### [TASK DIRECTIONS]
Tally the lines below that contain "works" and reply with only the tally.

### [RECORD EXTRACTS]
* * * * *

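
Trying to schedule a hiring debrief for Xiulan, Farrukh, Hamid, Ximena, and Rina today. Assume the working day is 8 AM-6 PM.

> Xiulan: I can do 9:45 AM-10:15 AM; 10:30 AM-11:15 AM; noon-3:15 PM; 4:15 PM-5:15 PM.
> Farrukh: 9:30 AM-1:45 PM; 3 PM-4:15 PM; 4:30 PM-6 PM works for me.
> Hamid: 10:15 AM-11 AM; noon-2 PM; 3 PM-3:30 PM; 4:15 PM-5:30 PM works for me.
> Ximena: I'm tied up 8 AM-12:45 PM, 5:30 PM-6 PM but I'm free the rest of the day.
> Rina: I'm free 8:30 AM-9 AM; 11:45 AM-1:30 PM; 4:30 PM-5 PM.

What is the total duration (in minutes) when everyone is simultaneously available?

75

Xiulan free: 09:45-10:15, 10:30-11:15, 12:00-15:15, 16:15-17:15.
Farrukh free: 09:30-13:45, 15:00-16:15, 16:30-18:00.
Hamid free: 10:15-11:00, 12:00-14:00, 15:00-15:30, 16:15-17:30.
Ximena free: 12:45-17:30 (invert busy blocks within the working day).
Rina free: 08:30-09:00, 11:45-13:30, 16:30-17:00.
Xiulan ∩ Farrukh: 09:45-10:15, 10:30-11:15, 12:00-13:45, 15:00-15:15, 16:30-17:15.
Xiulan ∩ Farrukh ∩ Hamid: 10:30-11:00, 12:00-13:45, 15:00-15:15, 16:30-17:15.
Xiulan ∩ Farrukh ∩ Hamid ∩ Ximena: 12:45-13:45, 15:00-15:15, 16:30-17:15.
Xiulan ∩ Farrukh ∩ Hamid ∩ Ximena ∩ Rina: 12:45-13:30, 16:30-17:00.
Summing the common windows: 45 + 30 = 75 minutes.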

* * * * *

### [EXERCISE RESULT]
2